# [Task to complete]
Each line from the one that includes "(65 / 16) / ((12 / 18))=6.09" to the last line of the data below should be set down exactly; no other lines are wanted.

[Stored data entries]
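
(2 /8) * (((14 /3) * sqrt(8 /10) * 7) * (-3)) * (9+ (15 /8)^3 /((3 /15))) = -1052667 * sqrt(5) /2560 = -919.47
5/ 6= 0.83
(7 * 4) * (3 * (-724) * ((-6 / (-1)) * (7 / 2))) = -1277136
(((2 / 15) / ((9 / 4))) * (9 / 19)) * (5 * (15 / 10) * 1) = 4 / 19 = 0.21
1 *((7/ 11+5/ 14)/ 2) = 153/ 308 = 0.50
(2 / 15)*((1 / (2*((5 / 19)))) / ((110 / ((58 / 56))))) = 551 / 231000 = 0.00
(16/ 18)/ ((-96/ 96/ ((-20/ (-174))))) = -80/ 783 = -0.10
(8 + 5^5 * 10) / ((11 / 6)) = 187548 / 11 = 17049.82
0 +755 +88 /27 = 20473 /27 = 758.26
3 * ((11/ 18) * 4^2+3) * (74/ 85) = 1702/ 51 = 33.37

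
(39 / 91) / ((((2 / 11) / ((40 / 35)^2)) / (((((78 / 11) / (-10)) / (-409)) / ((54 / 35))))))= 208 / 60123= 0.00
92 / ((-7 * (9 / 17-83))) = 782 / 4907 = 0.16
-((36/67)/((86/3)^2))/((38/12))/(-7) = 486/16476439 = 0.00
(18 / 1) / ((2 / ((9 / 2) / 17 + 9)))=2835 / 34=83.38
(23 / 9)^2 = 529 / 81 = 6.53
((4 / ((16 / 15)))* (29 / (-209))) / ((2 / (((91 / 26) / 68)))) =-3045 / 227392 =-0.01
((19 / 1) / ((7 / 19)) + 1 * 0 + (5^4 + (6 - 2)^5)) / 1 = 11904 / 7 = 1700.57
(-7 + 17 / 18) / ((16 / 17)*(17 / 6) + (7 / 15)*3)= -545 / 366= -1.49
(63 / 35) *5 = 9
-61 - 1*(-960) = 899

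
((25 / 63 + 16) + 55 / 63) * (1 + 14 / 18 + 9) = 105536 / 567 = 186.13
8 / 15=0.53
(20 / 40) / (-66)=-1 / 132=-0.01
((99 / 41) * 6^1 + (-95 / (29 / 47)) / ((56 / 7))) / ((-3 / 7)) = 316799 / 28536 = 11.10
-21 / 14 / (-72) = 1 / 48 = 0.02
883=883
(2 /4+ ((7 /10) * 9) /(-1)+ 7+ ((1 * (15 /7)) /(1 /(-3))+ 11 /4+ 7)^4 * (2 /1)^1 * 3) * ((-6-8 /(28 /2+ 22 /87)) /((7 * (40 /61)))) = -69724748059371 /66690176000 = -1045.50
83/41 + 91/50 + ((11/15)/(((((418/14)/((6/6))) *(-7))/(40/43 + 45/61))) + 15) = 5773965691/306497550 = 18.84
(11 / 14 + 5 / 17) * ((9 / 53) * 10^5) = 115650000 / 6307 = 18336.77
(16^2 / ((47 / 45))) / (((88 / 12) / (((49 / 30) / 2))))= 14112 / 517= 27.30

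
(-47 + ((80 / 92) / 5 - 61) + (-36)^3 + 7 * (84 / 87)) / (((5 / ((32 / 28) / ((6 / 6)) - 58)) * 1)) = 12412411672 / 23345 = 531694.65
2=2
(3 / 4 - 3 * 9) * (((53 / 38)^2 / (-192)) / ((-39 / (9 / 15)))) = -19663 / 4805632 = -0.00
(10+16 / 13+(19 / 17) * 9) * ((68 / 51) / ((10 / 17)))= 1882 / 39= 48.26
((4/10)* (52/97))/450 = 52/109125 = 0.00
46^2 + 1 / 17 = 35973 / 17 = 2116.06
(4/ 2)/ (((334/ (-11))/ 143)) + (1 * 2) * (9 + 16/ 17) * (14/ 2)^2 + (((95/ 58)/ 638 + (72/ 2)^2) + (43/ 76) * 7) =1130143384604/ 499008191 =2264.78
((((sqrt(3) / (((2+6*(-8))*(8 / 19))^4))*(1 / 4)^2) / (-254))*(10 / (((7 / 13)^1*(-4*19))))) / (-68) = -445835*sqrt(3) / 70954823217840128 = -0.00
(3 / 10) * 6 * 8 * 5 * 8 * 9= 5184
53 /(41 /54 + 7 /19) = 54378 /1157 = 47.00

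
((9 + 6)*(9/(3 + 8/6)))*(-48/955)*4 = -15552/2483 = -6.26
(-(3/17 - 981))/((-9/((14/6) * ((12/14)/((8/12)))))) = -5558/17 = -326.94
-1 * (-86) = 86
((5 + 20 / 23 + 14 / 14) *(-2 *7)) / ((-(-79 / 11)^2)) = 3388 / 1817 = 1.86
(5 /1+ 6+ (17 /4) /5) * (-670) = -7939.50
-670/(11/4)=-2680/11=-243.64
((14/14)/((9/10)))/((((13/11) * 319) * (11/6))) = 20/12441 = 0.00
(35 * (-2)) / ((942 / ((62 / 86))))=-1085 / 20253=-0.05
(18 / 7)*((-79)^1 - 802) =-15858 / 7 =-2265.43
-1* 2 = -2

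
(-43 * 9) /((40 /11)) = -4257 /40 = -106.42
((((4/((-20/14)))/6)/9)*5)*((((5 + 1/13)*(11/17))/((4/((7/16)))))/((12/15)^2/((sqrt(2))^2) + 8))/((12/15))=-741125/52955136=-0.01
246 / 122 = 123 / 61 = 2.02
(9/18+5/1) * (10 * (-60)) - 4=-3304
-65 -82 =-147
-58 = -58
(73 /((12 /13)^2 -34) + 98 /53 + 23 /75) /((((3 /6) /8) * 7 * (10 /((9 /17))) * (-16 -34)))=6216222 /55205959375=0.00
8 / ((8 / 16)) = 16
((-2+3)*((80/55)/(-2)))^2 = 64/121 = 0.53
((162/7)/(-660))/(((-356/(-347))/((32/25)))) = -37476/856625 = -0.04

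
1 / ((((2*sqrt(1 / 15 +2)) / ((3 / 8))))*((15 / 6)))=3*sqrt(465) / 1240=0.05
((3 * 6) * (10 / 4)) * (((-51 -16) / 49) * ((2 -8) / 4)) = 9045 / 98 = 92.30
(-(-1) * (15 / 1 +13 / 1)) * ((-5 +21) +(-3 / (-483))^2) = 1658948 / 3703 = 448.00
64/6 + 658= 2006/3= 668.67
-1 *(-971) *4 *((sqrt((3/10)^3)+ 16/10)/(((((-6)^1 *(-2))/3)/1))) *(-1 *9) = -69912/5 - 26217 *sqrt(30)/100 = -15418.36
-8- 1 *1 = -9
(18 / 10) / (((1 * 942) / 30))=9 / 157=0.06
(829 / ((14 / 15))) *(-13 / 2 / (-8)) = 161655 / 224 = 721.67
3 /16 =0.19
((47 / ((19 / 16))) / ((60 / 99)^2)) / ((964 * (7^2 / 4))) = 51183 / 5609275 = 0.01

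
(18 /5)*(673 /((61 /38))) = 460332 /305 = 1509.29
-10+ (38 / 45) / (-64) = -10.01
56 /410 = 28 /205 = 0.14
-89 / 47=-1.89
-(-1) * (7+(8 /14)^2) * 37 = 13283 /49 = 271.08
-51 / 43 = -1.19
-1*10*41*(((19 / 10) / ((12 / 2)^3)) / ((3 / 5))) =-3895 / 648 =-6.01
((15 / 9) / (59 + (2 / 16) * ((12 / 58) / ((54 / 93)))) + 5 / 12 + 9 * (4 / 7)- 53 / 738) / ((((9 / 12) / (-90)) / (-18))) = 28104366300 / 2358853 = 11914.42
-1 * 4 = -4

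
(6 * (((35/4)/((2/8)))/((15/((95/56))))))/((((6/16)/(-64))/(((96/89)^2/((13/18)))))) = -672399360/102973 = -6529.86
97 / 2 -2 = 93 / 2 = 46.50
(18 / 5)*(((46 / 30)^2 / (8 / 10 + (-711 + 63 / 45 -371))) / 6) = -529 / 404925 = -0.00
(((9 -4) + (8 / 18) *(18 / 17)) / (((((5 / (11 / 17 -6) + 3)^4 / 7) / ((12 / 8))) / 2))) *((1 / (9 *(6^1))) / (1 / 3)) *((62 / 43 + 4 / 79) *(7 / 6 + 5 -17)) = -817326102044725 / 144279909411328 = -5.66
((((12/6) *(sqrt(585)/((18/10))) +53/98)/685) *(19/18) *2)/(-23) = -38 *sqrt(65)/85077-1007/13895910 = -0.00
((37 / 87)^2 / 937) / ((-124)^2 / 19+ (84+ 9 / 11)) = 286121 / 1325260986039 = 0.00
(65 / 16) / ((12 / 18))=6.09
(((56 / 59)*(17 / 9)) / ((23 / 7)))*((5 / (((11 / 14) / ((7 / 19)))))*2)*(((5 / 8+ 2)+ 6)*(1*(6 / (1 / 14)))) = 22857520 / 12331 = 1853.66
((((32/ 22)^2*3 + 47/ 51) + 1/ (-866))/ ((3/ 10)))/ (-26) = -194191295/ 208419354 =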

# [Result of this task]
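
(65 / 16) / ((12 / 18))=6.09
(((56 / 59)*(17 / 9)) / ((23 / 7)))*((5 / (((11 / 14) / ((7 / 19)))))*2)*(((5 / 8+ 2)+ 6)*(1*(6 / (1 / 14)))) = 22857520 / 12331 = 1853.66
((((32/ 22)^2*3 + 47/ 51) + 1/ (-866))/ ((3/ 10)))/ (-26) = -194191295/ 208419354 =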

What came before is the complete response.